- WHAT THE EXERCISE ASKS -
Below are the records; copy exactly the stretch from the line containing "Let K = 6021" through the line containing "Answer: 11015/16787 ≈ 0.65616", both ends included, and nothing else.

- EXCERPTED RECORDS -
****************************************
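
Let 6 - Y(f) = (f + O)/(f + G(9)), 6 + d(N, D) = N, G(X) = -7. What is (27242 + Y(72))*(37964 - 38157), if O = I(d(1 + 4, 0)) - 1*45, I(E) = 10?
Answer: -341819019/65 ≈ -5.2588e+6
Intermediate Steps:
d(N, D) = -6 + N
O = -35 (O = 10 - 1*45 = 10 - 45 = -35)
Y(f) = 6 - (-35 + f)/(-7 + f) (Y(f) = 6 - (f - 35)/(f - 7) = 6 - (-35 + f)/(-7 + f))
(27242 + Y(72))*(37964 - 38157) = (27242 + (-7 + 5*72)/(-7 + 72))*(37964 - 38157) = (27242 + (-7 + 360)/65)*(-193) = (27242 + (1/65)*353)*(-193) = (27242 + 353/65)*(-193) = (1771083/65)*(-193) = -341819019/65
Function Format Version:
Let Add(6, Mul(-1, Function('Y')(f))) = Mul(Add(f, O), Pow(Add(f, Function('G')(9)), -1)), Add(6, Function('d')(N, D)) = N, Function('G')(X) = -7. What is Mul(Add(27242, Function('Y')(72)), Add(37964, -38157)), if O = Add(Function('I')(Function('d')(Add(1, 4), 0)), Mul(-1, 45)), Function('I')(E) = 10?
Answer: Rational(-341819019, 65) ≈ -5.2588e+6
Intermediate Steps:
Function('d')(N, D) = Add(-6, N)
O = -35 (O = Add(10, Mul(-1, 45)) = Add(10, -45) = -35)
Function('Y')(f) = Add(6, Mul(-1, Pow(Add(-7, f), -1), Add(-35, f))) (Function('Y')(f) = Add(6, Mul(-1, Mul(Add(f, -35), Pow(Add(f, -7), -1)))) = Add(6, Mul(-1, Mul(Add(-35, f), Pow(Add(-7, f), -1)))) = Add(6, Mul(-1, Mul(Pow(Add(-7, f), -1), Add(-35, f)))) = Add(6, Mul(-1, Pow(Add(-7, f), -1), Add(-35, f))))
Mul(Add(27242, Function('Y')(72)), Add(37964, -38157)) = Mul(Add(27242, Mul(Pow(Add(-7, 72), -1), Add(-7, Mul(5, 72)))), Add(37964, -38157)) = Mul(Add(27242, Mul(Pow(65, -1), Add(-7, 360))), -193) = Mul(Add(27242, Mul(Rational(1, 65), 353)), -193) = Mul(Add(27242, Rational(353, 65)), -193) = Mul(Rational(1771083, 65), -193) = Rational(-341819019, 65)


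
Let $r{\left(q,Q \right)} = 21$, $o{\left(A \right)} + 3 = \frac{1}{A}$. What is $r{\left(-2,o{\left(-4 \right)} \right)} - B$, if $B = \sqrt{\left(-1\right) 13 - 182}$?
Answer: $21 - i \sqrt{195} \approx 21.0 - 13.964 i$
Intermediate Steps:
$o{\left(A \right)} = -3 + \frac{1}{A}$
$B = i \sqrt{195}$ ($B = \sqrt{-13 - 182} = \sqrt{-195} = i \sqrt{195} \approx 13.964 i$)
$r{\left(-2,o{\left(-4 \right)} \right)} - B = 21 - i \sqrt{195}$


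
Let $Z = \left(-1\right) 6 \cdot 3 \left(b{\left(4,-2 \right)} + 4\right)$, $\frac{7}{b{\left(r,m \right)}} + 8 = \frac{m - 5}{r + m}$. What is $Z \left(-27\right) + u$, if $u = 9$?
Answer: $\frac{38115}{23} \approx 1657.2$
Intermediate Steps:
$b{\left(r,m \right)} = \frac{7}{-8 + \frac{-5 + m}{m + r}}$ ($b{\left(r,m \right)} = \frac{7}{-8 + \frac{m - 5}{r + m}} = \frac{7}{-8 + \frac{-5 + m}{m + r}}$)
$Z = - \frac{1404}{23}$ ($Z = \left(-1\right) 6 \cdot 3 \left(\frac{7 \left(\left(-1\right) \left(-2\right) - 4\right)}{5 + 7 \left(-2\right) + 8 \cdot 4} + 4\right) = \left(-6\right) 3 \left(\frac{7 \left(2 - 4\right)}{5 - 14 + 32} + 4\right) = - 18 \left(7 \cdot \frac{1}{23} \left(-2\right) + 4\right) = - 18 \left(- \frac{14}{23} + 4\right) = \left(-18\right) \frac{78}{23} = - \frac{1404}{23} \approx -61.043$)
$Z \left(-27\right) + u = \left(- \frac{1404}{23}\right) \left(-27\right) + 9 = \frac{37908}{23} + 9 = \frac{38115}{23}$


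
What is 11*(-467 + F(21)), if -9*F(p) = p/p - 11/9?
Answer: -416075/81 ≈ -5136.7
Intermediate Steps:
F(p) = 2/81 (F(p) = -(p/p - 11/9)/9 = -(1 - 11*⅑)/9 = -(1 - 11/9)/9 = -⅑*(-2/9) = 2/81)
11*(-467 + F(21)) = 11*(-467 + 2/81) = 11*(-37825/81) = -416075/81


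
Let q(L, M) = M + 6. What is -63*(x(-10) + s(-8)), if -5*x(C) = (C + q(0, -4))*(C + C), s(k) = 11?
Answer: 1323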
****************************************
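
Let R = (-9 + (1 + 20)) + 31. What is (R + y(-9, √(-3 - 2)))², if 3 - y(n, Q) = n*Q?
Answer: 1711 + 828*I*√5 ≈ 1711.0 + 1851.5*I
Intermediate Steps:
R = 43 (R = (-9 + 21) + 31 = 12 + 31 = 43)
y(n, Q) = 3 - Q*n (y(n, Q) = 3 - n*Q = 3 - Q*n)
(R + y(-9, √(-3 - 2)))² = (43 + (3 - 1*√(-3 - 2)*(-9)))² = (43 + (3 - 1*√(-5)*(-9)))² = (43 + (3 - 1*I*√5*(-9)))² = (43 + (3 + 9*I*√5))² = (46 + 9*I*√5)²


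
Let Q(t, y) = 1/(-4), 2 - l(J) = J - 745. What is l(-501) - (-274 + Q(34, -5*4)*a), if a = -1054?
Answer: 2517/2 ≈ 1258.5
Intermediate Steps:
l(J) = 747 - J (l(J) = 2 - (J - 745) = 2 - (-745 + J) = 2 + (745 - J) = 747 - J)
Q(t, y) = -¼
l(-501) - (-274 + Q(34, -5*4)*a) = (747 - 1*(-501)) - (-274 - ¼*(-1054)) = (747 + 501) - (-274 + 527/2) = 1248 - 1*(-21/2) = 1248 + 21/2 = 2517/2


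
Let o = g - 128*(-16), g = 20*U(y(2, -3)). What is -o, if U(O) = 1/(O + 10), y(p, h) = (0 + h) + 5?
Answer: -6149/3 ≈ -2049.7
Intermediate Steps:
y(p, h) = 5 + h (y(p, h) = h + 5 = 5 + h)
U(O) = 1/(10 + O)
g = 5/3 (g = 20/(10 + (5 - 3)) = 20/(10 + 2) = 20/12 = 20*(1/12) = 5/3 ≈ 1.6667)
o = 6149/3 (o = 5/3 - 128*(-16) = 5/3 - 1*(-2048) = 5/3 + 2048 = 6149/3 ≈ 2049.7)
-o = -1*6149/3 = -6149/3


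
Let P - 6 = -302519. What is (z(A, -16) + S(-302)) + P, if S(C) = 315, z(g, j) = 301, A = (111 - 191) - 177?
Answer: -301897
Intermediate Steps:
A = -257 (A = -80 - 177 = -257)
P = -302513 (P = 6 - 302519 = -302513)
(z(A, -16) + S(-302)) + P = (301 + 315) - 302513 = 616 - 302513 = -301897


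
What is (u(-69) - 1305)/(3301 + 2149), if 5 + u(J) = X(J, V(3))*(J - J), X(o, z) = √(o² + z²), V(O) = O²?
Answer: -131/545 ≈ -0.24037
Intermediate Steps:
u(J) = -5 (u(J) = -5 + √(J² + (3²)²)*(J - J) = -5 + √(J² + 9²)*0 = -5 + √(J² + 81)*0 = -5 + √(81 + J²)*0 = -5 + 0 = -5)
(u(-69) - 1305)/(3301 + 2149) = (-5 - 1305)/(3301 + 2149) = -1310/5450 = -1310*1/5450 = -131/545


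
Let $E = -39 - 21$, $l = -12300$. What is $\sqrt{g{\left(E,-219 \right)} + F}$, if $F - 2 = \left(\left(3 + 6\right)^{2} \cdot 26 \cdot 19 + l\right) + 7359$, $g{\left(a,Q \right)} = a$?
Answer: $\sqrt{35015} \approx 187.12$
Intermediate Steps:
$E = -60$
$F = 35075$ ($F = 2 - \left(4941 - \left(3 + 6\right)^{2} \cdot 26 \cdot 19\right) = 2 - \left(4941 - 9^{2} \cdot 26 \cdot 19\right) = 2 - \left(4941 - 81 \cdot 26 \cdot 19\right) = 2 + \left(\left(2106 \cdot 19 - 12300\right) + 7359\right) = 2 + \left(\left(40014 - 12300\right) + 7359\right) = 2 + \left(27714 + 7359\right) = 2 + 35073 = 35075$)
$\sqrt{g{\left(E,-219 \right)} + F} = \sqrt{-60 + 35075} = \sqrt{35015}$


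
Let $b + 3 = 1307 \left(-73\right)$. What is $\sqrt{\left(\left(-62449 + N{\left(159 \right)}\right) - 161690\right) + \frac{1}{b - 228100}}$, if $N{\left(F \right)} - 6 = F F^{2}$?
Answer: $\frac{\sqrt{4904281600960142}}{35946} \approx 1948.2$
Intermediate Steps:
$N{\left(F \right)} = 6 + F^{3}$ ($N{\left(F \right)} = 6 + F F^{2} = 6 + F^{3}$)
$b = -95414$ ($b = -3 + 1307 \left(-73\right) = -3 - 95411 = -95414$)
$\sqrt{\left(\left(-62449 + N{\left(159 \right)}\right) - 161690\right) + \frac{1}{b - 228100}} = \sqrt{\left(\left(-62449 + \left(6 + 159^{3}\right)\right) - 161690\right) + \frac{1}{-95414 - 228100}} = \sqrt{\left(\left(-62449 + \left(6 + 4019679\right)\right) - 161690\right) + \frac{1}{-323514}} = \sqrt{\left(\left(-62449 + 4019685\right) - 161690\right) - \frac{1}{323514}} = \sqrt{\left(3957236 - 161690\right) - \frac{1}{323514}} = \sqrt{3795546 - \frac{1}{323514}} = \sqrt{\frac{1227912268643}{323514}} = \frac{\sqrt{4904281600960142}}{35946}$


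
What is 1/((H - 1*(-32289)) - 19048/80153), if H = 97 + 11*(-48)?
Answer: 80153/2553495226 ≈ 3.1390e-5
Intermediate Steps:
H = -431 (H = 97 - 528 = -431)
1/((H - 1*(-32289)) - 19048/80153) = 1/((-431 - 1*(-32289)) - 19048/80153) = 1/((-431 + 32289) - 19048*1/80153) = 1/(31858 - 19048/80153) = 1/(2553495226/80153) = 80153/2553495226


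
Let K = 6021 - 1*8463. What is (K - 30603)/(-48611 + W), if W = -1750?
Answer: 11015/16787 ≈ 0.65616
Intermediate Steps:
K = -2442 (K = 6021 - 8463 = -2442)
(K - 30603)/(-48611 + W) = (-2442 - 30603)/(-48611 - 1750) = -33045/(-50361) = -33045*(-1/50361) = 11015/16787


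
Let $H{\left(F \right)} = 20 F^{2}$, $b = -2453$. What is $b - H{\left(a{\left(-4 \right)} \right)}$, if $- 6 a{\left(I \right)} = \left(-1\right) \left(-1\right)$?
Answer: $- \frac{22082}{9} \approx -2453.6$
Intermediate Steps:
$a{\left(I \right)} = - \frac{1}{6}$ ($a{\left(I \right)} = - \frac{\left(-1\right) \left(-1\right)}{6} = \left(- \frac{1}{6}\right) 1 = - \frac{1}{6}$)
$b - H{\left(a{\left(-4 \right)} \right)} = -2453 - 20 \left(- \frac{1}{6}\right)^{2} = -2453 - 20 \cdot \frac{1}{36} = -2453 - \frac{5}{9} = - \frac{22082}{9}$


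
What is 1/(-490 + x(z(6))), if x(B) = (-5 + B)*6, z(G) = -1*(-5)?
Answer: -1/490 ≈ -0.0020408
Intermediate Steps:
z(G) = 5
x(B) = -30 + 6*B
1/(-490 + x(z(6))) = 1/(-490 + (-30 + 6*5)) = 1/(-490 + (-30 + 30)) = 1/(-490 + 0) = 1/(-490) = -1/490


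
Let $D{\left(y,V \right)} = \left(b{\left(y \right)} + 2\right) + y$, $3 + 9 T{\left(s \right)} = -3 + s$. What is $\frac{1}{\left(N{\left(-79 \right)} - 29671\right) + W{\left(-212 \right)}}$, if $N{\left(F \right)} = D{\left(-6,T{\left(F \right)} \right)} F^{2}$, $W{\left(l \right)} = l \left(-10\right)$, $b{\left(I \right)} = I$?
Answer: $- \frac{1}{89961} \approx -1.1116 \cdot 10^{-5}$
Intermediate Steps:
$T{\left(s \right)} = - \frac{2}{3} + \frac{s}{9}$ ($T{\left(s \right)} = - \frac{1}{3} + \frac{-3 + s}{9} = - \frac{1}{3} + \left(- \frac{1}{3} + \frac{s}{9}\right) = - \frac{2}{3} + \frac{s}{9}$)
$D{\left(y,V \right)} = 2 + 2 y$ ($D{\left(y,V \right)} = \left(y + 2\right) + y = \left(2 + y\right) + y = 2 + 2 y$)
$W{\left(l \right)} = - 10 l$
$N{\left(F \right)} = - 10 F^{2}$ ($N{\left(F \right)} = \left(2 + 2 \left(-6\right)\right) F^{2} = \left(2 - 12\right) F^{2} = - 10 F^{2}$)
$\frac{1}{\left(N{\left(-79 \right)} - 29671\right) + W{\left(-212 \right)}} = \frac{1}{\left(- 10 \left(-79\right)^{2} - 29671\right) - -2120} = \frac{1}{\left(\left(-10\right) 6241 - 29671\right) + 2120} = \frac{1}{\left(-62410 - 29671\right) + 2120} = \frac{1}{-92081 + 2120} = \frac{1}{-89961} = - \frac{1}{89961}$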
****************************************
- OUTPUT OF THE TASK -
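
Let K = 6021 - 1*8463. What is (K - 30603)/(-48611 + W), if W = -1750?
Answer: 11015/16787 ≈ 0.65616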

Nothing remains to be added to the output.